• [Task requirements] Exact repetition is the task: copy every entry below.

• [Supplied data]
◆ ◆ ◆ ◆

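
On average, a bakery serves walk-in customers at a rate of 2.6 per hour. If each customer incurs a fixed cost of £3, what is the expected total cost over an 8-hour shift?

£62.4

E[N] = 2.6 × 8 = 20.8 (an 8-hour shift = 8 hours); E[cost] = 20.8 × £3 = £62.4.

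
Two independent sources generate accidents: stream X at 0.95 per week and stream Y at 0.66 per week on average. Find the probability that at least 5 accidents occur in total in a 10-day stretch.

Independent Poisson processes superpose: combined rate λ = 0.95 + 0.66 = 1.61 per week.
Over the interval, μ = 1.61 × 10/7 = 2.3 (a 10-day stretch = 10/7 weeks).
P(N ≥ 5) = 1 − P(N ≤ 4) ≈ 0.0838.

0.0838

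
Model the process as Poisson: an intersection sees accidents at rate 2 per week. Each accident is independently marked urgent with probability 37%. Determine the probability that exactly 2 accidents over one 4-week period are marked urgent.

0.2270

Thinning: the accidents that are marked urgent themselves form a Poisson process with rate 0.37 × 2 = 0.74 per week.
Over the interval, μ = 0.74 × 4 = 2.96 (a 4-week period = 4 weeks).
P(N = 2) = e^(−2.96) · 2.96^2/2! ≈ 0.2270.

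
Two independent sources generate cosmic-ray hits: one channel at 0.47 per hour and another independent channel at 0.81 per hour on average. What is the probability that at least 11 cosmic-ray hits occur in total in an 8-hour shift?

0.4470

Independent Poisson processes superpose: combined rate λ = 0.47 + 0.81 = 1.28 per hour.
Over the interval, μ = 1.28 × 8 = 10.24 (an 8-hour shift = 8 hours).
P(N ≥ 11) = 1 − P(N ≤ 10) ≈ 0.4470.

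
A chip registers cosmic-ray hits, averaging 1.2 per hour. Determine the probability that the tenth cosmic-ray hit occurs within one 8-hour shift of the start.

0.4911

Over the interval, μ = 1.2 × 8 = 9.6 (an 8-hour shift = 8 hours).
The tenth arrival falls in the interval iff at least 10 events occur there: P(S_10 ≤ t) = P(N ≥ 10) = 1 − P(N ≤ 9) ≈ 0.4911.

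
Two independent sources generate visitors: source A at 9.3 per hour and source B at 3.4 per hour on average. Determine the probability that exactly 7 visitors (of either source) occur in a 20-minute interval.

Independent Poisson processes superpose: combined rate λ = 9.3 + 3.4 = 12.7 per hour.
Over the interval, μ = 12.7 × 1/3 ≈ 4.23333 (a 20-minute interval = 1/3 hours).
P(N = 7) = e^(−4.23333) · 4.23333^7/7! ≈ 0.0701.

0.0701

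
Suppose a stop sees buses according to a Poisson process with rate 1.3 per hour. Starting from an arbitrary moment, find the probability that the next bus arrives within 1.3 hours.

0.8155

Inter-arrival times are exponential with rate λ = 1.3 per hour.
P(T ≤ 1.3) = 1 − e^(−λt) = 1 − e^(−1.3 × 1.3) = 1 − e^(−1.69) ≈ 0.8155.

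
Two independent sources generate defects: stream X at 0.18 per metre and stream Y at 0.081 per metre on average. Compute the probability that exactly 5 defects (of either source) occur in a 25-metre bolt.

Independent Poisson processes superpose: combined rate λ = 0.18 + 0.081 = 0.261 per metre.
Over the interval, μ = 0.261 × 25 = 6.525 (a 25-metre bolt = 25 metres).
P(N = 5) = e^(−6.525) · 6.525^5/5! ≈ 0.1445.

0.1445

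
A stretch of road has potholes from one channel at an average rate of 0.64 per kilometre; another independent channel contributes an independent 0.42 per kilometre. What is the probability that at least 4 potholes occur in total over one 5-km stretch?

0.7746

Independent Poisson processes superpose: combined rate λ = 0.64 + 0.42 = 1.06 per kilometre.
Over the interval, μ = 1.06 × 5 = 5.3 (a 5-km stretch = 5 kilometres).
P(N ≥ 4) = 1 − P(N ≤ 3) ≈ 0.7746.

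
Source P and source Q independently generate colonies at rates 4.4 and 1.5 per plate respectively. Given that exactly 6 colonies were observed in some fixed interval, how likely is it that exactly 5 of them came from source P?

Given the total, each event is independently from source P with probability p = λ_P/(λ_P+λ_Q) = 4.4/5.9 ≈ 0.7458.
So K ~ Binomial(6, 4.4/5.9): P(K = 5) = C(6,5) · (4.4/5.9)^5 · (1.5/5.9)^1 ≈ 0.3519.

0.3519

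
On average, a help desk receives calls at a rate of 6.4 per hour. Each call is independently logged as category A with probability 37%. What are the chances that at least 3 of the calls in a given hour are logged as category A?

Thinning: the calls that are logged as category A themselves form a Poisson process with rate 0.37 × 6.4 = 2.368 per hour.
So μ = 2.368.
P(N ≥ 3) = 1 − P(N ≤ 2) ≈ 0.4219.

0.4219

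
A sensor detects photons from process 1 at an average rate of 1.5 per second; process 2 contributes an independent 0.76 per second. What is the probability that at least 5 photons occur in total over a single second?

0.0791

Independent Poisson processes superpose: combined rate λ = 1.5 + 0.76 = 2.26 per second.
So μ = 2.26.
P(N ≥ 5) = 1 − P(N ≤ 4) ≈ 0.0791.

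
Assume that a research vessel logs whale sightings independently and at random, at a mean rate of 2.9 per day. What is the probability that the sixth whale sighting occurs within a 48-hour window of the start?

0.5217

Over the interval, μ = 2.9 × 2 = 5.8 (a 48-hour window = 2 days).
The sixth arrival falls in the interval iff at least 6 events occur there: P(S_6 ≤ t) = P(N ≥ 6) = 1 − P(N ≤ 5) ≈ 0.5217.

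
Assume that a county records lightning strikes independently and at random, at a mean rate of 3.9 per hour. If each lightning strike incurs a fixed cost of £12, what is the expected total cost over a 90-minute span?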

◆ ◆ ◆ ◆

• [Answer area]
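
On average, a bakery serves walk-in customers at a rate of 2.6 per hour. If each customer incurs a fixed cost of £3, what is the expected total cost over an 8-hour shift?

£62.4

E[N] = 2.6 × 8 = 20.8 (an 8-hour shift = 8 hours); E[cost] = 20.8 × £3 = £62.4.

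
Two independent sources generate accidents: stream X at 0.95 per week and stream Y at 0.66 per week on average. Find the probability that at least 5 accidents occur in total in a 10-day stretch.

Independent Poisson processes superpose: combined rate λ = 0.95 + 0.66 = 1.61 per week.
Over the interval, μ = 1.61 × 10/7 = 2.3 (a 10-day stretch = 10/7 weeks).
P(N ≥ 5) = 1 − P(N ≤ 4) ≈ 0.0838.

0.0838

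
Model the process as Poisson: an intersection sees accidents at rate 2 per week. Each accident is independently marked urgent with probability 37%. Determine the probability that exactly 2 accidents over one 4-week period are marked urgent.

0.2270

Thinning: the accidents that are marked urgent themselves form a Poisson process with rate 0.37 × 2 = 0.74 per week.
Over the interval, μ = 0.74 × 4 = 2.96 (a 4-week period = 4 weeks).
P(N = 2) = e^(−2.96) · 2.96^2/2! ≈ 0.2270.

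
Two independent sources generate cosmic-ray hits: one channel at 0.47 per hour and another independent channel at 0.81 per hour on average. What is the probability that at least 11 cosmic-ray hits occur in total in an 8-hour shift?

0.4470

Independent Poisson processes superpose: combined rate λ = 0.47 + 0.81 = 1.28 per hour.
Over the interval, μ = 1.28 × 8 = 10.24 (an 8-hour shift = 8 hours).
P(N ≥ 11) = 1 − P(N ≤ 10) ≈ 0.4470.

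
A chip registers cosmic-ray hits, averaging 1.2 per hour. Determine the probability that the tenth cosmic-ray hit occurs within one 8-hour shift of the start.

0.4911

Over the interval, μ = 1.2 × 8 = 9.6 (an 8-hour shift = 8 hours).
The tenth arrival falls in the interval iff at least 10 events occur there: P(S_10 ≤ t) = P(N ≥ 10) = 1 − P(N ≤ 9) ≈ 0.4911.

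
Two independent sources generate visitors: source A at 9.3 per hour and source B at 3.4 per hour on average. Determine the probability that exactly 7 visitors (of either source) occur in a 20-minute interval.

Independent Poisson processes superpose: combined rate λ = 9.3 + 3.4 = 12.7 per hour.
Over the interval, μ = 12.7 × 1/3 ≈ 4.23333 (a 20-minute interval = 1/3 hours).
P(N = 7) = e^(−4.23333) · 4.23333^7/7! ≈ 0.0701.

0.0701

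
Suppose a stop sees buses according to a Poisson process with rate 1.3 per hour. Starting from an arbitrary moment, find the probability that the next bus arrives within 1.3 hours.

0.8155

Inter-arrival times are exponential with rate λ = 1.3 per hour.
P(T ≤ 1.3) = 1 − e^(−λt) = 1 − e^(−1.3 × 1.3) = 1 − e^(−1.69) ≈ 0.8155.

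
Two independent sources generate defects: stream X at 0.18 per metre and stream Y at 0.081 per metre on average. Compute the probability that exactly 5 defects (of either source) occur in a 25-metre bolt.

Independent Poisson processes superpose: combined rate λ = 0.18 + 0.081 = 0.261 per metre.
Over the interval, μ = 0.261 × 25 = 6.525 (a 25-metre bolt = 25 metres).
P(N = 5) = e^(−6.525) · 6.525^5/5! ≈ 0.1445.

0.1445

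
A stretch of road has potholes from one channel at an average rate of 0.64 per kilometre; another independent channel contributes an independent 0.42 per kilometre. What is the probability that at least 4 potholes occur in total over one 5-km stretch?

0.7746

Independent Poisson processes superpose: combined rate λ = 0.64 + 0.42 = 1.06 per kilometre.
Over the interval, μ = 1.06 × 5 = 5.3 (a 5-km stretch = 5 kilometres).
P(N ≥ 4) = 1 − P(N ≤ 3) ≈ 0.7746.

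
Source P and source Q independently generate colonies at rates 4.4 and 1.5 per plate respectively. Given that exactly 6 colonies were observed in some fixed interval, how likely is it that exactly 5 of them came from source P?

Given the total, each event is independently from source P with probability p = λ_P/(λ_P+λ_Q) = 4.4/5.9 ≈ 0.7458.
So K ~ Binomial(6, 4.4/5.9): P(K = 5) = C(6,5) · (4.4/5.9)^5 · (1.5/5.9)^1 ≈ 0.3519.

0.3519

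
On average, a help desk receives calls at a rate of 6.4 per hour. Each call is independently logged as category A with probability 37%. What are the chances that at least 3 of the calls in a given hour are logged as category A?

Thinning: the calls that are logged as category A themselves form a Poisson process with rate 0.37 × 6.4 = 2.368 per hour.
So μ = 2.368.
P(N ≥ 3) = 1 − P(N ≤ 2) ≈ 0.4219.

0.4219

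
A sensor detects photons from process 1 at an average rate of 1.5 per second; process 2 contributes an independent 0.76 per second. What is the probability that at least 5 photons occur in total over a single second?

0.0791

Independent Poisson processes superpose: combined rate λ = 1.5 + 0.76 = 2.26 per second.
So μ = 2.26.
P(N ≥ 5) = 1 − P(N ≤ 4) ≈ 0.0791.

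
Assume that a research vessel logs whale sightings independently and at random, at a mean rate of 2.9 per day. What is the probability that the sixth whale sighting occurs within a 48-hour window of the start?

0.5217

Over the interval, μ = 2.9 × 2 = 5.8 (a 48-hour window = 2 days).
The sixth arrival falls in the interval iff at least 6 events occur there: P(S_6 ≤ t) = P(N ≥ 6) = 1 − P(N ≤ 5) ≈ 0.5217.

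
Assume that a county records lightning strikes independently and at random, at a mean rate of 3.9 per hour. If each lightning strike incurs a fixed cost of £12, what is the expected total cost over a 90-minute span?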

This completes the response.